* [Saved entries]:
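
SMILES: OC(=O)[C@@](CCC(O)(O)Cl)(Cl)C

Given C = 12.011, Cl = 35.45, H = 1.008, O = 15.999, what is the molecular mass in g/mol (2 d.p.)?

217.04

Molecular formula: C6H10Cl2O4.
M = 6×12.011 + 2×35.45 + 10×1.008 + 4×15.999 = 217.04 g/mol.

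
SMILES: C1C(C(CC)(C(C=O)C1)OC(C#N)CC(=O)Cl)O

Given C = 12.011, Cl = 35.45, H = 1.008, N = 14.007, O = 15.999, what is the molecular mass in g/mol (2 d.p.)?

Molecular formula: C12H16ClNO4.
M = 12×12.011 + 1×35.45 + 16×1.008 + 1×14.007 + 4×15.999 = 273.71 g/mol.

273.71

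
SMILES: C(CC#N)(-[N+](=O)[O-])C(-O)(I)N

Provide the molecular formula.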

* * *

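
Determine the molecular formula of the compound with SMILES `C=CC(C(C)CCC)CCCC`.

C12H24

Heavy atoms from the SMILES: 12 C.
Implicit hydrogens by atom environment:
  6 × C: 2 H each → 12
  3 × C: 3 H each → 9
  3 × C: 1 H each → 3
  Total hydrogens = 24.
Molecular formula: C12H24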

* [Problem statement]: Within the data above, the span starting at the line containing "Given C = 12.011, Cl = 35.45, H = 1.008, O" and ending at the line containing "Provide the molecular formula." is to be retyped exactly, with no other lines.

* [Task answer]:
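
Given C = 12.011, Cl = 35.45, H = 1.008, O = 15.999, what is the molecular mass in g/mol (2 d.p.)?

217.04

Molecular formula: C6H10Cl2O4.
M = 6×12.011 + 2×35.45 + 10×1.008 + 4×15.999 = 217.04 g/mol.

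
SMILES: C1C(C(CC)(C(C=O)C1)OC(C#N)CC(=O)Cl)O

Given C = 12.011, Cl = 35.45, H = 1.008, N = 14.007, O = 15.999, what is the molecular mass in g/mol (2 d.p.)?

Molecular formula: C12H16ClNO4.
M = 12×12.011 + 1×35.45 + 16×1.008 + 1×14.007 + 4×15.999 = 273.71 g/mol.

273.71

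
SMILES: C(CC#N)(-[N+](=O)[O-])C(-O)(I)N

Provide the molecular formula.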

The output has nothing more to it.